_Exercise input_
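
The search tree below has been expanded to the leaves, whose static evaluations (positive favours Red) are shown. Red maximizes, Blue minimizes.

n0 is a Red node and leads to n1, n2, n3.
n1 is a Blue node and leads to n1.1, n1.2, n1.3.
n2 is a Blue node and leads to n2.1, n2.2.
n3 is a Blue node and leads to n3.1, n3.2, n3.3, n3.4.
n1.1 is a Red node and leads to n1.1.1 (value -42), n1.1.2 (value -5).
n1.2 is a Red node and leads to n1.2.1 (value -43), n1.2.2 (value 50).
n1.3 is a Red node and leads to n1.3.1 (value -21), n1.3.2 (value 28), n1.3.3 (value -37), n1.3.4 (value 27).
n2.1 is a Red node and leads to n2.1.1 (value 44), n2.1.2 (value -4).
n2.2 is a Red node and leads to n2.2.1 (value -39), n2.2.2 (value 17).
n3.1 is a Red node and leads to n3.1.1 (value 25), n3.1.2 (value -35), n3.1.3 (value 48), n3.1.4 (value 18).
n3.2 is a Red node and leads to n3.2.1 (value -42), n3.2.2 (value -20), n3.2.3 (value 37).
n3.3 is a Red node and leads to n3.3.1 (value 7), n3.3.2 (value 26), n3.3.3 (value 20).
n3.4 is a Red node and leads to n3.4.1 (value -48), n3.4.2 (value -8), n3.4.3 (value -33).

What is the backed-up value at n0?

17

n1.1 (Red): max(-42, -5) = -5
n1.2 (Red): max(-43, 50) = 50
n1.3 (Red): max(-21, 28, -37, 27) = 28
n1 (Blue): min(-5, 50, 28) = -5
n2.1 (Red): max(44, -4) = 44
n2.2 (Red): max(-39, 17) = 17
n2 (Blue): min(44, 17) = 17
n3.1 (Red): max(25, -35, 48, 18) = 48
n3.2 (Red): max(-42, -20, 37) = 37
n3.3 (Red): max(7, 26, 20) = 26
n3.4 (Red): max(-48, -8, -33) = -8
n3 (Blue): min(48, 37, 26, -8) = -8
n0 (Red): max(-5, 17, -8) = 17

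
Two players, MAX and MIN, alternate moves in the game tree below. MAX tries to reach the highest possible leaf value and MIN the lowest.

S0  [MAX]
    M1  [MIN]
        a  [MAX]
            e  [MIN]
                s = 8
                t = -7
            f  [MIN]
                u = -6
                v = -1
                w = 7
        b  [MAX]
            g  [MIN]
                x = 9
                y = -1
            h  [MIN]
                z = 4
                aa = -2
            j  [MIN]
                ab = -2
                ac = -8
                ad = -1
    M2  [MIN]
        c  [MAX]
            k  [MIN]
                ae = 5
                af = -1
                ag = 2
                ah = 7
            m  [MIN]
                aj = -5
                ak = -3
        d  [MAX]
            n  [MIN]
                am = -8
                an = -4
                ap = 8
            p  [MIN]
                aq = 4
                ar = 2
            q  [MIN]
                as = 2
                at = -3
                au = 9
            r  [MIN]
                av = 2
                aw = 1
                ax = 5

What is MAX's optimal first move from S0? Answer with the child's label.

e (MIN): min(8, -7) = -7
f (MIN): min(-6, -1, 7) = -6
a (MAX): max(-7, -6) = -6
g (MIN): min(9, -1) = -1
h (MIN): min(4, -2) = -2
j (MIN): min(-2, -8, -1) = -8
b (MAX): max(-1, -2, -8) = -1
M1 (MIN): min(-6, -1) = -6
k (MIN): min(5, -1, 2, 7) = -1
m (MIN): min(-5, -3) = -5
c (MAX): max(-1, -5) = -1
n (MIN): min(-8, -4, 8) = -8
p (MIN): min(4, 2) = 2
q (MIN): min(2, -3, 9) = -3
r (MIN): min(2, 1, 5) = 1
d (MAX): max(-8, 2, -3, 1) = 2
M2 (MIN): min(-1, 2) = -1
S0 (MAX): max(-6, -1) = -1
MAX at S0 wants the highest of {M1=-6, M2=-1}, so chooses M2.

M2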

_Brief_
Return the records exactly, every line included.

_Problem solution_
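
The search tree below has been expanded to the leaves, whose static evaluations (positive favours Red) are shown. Red maximizes, Blue minimizes.

n0 is a Red node and leads to n1, n2, n3.
n1 is a Blue node and leads to n1.1, n1.2, n1.3.
n2 is a Blue node and leads to n2.1, n2.2.
n3 is a Blue node and leads to n3.1, n3.2, n3.3, n3.4.
n1.1 is a Red node and leads to n1.1.1 (value -42), n1.1.2 (value -5).
n1.2 is a Red node and leads to n1.2.1 (value -43), n1.2.2 (value 50).
n1.3 is a Red node and leads to n1.3.1 (value -21), n1.3.2 (value 28), n1.3.3 (value -37), n1.3.4 (value 27).
n2.1 is a Red node and leads to n2.1.1 (value 44), n2.1.2 (value -4).
n2.2 is a Red node and leads to n2.2.1 (value -39), n2.2.2 (value 17).
n3.1 is a Red node and leads to n3.1.1 (value 25), n3.1.2 (value -35), n3.1.3 (value 48), n3.1.4 (value 18).
n3.2 is a Red node and leads to n3.2.1 (value -42), n3.2.2 (value -20), n3.2.3 (value 37).
n3.3 is a Red node and leads to n3.3.1 (value 7), n3.3.2 (value 26), n3.3.3 (value 20).
n3.4 is a Red node and leads to n3.4.1 (value -48), n3.4.2 (value -8), n3.4.3 (value -33).

What is the backed-up value at n0?

17

n1.1 (Red): max(-42, -5) = -5
n1.2 (Red): max(-43, 50) = 50
n1.3 (Red): max(-21, 28, -37, 27) = 28
n1 (Blue): min(-5, 50, 28) = -5
n2.1 (Red): max(44, -4) = 44
n2.2 (Red): max(-39, 17) = 17
n2 (Blue): min(44, 17) = 17
n3.1 (Red): max(25, -35, 48, 18) = 48
n3.2 (Red): max(-42, -20, 37) = 37
n3.3 (Red): max(7, 26, 20) = 26
n3.4 (Red): max(-48, -8, -33) = -8
n3 (Blue): min(48, 37, 26, -8) = -8
n0 (Red): max(-5, 17, -8) = 17

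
Two players, MAX and MIN, alternate moves in the game tree below. MAX tries to reach the highest possible leaf value and MIN the lowest.

S0  [MAX]
    M1  [MIN]
        a  [MAX]
            e  [MIN]
                s = 8
                t = -7
            f  [MIN]
                u = -6
                v = -1
                w = 7
        b  [MAX]
            g  [MIN]
                x = 9
                y = -1
            h  [MIN]
                z = 4
                aa = -2
            j  [MIN]
                ab = -2
                ac = -8
                ad = -1
    M2  [MIN]
        c  [MAX]
            k  [MIN]
                ae = 5
                af = -1
                ag = 2
                ah = 7
            m  [MIN]
                aj = -5
                ak = -3
        d  [MAX]
            n  [MIN]
                am = -8
                an = -4
                ap = 8
            p  [MIN]
                aq = 4
                ar = 2
            q  [MIN]
                as = 2
                at = -3
                au = 9
            r  [MIN]
                av = 2
                aw = 1
                ax = 5

What is MAX's optimal first move from S0? Answer with the child's label.

e (MIN): min(8, -7) = -7
f (MIN): min(-6, -1, 7) = -6
a (MAX): max(-7, -6) = -6
g (MIN): min(9, -1) = -1
h (MIN): min(4, -2) = -2
j (MIN): min(-2, -8, -1) = -8
b (MAX): max(-1, -2, -8) = -1
M1 (MIN): min(-6, -1) = -6
k (MIN): min(5, -1, 2, 7) = -1
m (MIN): min(-5, -3) = -5
c (MAX): max(-1, -5) = -1
n (MIN): min(-8, -4, 8) = -8
p (MIN): min(4, 2) = 2
q (MIN): min(2, -3, 9) = -3
r (MIN): min(2, 1, 5) = 1
d (MAX): max(-8, 2, -3, 1) = 2
M2 (MIN): min(-1, 2) = -1
S0 (MAX): max(-6, -1) = -1
MAX at S0 wants the highest of {M1=-6, M2=-1}, so chooses M2.

M2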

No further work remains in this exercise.